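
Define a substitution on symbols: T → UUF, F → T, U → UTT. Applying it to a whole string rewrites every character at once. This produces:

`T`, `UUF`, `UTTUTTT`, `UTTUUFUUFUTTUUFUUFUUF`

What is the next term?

Rewriting the 21 symbols of UTTUUFUUFUTTUUFUUFUUF one by one yields UTT UUF UUF UTT UTT T UTT UTT T UTT UUF UUF UTT UTT T UTT UTT T UTT UTT T; concatenated:

UTTUUFUUFUTTUTTTUTTUTTTUTTUUFUUFUTTUTTTUTTUTTTUTTUTTT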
========================
#### YOUR TASK
What is needed is the data above, output in full and exactly as it stands.

#### RESULT
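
Define a substitution on symbols: T → UUF, F → T, U → UTT. Applying it to a whole string rewrites every character at once. This produces:

`T`, `UUF`, `UTTUTTT`, `UTTUUFUUFUTTUUFUUFUUF`

What is the next term?

Rewriting the 21 symbols of UTTUUFUUFUTTUUFUUFUUF one by one yields UTT UUF UUF UTT UTT T UTT UTT T UTT UUF UUF UTT UTT T UTT UTT T UTT UTT T; concatenated:

UTTUUFUUFUTTUTTTUTTUTTTUTTUUFUUFUTTUTTTUTTUTTTUTTUTTT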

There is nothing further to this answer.